◆ **YOUR OBJECTIVE**
Please return all of the records that follow, exactly as written.

Stored data:
● ● ● ● ● ● ●

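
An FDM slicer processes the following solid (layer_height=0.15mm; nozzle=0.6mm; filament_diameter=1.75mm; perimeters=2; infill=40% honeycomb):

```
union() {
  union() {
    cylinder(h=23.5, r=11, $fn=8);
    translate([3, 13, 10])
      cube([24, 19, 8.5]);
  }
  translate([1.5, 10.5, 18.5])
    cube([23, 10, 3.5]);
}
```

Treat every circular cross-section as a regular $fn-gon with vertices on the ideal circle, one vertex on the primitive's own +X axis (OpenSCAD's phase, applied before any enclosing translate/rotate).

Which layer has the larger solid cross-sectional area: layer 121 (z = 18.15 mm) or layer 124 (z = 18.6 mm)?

Layer 121 (z = 18.15): the cylinder: section is a regular 8-gon, circumradius r=11 (area = (8/2)·11.000²·sin(360°/8) = 342.24 mm²); the cube at (3, 13) (footprint 24×19) is included at this height (area 456.00 mm²); Combining (union): the 2 present regions are separate (no shared area or edge), so areas and boundary lengths simply add and each stays a separate island — area = 798.24 mm²; the cube at (1.5, 10.5) does not reach this height (z outside [18.5, 22]); Merging all regions: only that combined region is present, so the union is just that shape — area = 798.24 mm². So its area = 798.24 mm². Layer 124 (z = 18.6): the cylinder: section is a regular 8-gon, circumradius r=11 (area = (8/2)·11.000²·sin(360°/8) = 342.24 mm²); the cube at (3, 13) does not reach this height (z outside [10, 18.5]); Merging all regions: only the r=11 cylinder is present, so the union is just that shape — area = 342.24 mm²; the cube at (1.5, 10.5) is present — its section is the full 23×10 rectangle (area 230.00 mm²); Merging all regions: the 2 present regions are separate (no shared area or edge), so areas and boundary lengths simply add and each stays a separate island — area = 572.24 mm². So its area = 572.24 mm². Layer 121 is larger (798.24 vs 572.24 mm²).

layer 121 (z = 18.15 mm)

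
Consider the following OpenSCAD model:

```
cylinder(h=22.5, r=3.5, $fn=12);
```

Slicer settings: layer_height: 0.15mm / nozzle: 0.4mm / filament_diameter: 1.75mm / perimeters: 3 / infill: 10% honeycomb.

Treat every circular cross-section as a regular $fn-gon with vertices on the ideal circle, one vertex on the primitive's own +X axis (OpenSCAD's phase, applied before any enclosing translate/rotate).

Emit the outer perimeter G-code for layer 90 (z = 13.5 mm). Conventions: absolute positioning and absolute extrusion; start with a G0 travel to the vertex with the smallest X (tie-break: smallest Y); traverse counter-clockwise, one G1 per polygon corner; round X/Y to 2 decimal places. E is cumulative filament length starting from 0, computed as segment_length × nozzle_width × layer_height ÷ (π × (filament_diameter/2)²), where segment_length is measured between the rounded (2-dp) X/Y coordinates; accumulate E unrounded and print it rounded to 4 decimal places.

At z = 13.5 mm: the cylinder: section is a regular 12-gon, circumradius r=3.5. The outline is a single polygon with 12 vertices. Extrusion per mm of travel: 0.4 × 0.15 / (π × 0.875²) = 0.024945. Accumulating E over each segment gives final E = 0.5422.

G0 X-3.50 Y0.00 Z13.50
G1 X-3.03 Y-1.75 E0.0452
G1 X-1.75 Y-3.03 E0.0904
G1 X0.00 Y-3.50 E0.1356
G1 X1.75 Y-3.03 E0.1808
G1 X3.03 Y-1.75 E0.2259
G1 X3.50 Y0.00 E0.2711
G1 X3.03 Y1.75 E0.3163
G1 X1.75 Y3.03 E0.3615
G1 X0.00 Y3.50 E0.4067
G1 X-1.75 Y3.03 E0.4519
G1 X-3.03 Y1.75 E0.4970
G1 X-3.50 Y0.00 E0.5422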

● ● ● ● ● ● ●

◆ **OUTPUT OF THE TASK**
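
An FDM slicer processes the following solid (layer_height=0.15mm; nozzle=0.6mm; filament_diameter=1.75mm; perimeters=2; infill=40% honeycomb):

```
union() {
  union() {
    cylinder(h=23.5, r=11, $fn=8);
    translate([3, 13, 10])
      cube([24, 19, 8.5]);
  }
  translate([1.5, 10.5, 18.5])
    cube([23, 10, 3.5]);
}
```

Treat every circular cross-section as a regular $fn-gon with vertices on the ideal circle, one vertex on the primitive's own +X axis (OpenSCAD's phase, applied before any enclosing translate/rotate).

Which layer has the larger solid cross-sectional area: layer 121 (z = 18.15 mm) or layer 124 (z = 18.6 mm)?

Layer 121 (z = 18.15): the cylinder: section is a regular 8-gon, circumradius r=11 (area = (8/2)·11.000²·sin(360°/8) = 342.24 mm²); the cube at (3, 13) (footprint 24×19) is included at this height (area 456.00 mm²); Combining (union): the 2 present regions are separate (no shared area or edge), so areas and boundary lengths simply add and each stays a separate island — area = 798.24 mm²; the cube at (1.5, 10.5) does not reach this height (z outside [18.5, 22]); Merging all regions: only that combined region is present, so the union is just that shape — area = 798.24 mm². So its area = 798.24 mm². Layer 124 (z = 18.6): the cylinder: section is a regular 8-gon, circumradius r=11 (area = (8/2)·11.000²·sin(360°/8) = 342.24 mm²); the cube at (3, 13) does not reach this height (z outside [10, 18.5]); Merging all regions: only the r=11 cylinder is present, so the union is just that shape — area = 342.24 mm²; the cube at (1.5, 10.5) is present — its section is the full 23×10 rectangle (area 230.00 mm²); Merging all regions: the 2 present regions are separate (no shared area or edge), so areas and boundary lengths simply add and each stays a separate island — area = 572.24 mm². So its area = 572.24 mm². Layer 121 is larger (798.24 vs 572.24 mm²).

layer 121 (z = 18.15 mm)

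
Consider the following OpenSCAD model:

```
cylinder(h=22.5, r=3.5, $fn=12);
```

Slicer settings: layer_height: 0.15mm / nozzle: 0.4mm / filament_diameter: 1.75mm / perimeters: 3 / infill: 10% honeycomb.

Treat every circular cross-section as a regular $fn-gon with vertices on the ideal circle, one vertex on the primitive's own +X axis (OpenSCAD's phase, applied before any enclosing translate/rotate).

Emit the outer perimeter G-code for layer 90 (z = 13.5 mm). Conventions: absolute positioning and absolute extrusion; start with a G0 travel to the vertex with the smallest X (tie-break: smallest Y); traverse counter-clockwise, one G1 per polygon corner; round X/Y to 2 decimal places. E is cumulative filament length starting from 0, computed as segment_length × nozzle_width × layer_height ÷ (π × (filament_diameter/2)²), where segment_length is measured between the rounded (2-dp) X/Y coordinates; accumulate E unrounded and print it rounded to 4 decimal places.

At z = 13.5 mm: the cylinder: section is a regular 12-gon, circumradius r=3.5. The outline is a single polygon with 12 vertices. Extrusion per mm of travel: 0.4 × 0.15 / (π × 0.875²) = 0.024945. Accumulating E over each segment gives final E = 0.5422.

G0 X-3.50 Y0.00 Z13.50
G1 X-3.03 Y-1.75 E0.0452
G1 X-1.75 Y-3.03 E0.0904
G1 X0.00 Y-3.50 E0.1356
G1 X1.75 Y-3.03 E0.1808
G1 X3.03 Y-1.75 E0.2259
G1 X3.50 Y0.00 E0.2711
G1 X3.03 Y1.75 E0.3163
G1 X1.75 Y3.03 E0.3615
G1 X0.00 Y3.50 E0.4067
G1 X-1.75 Y3.03 E0.4519
G1 X-3.03 Y1.75 E0.4970
G1 X-3.50 Y0.00 E0.5422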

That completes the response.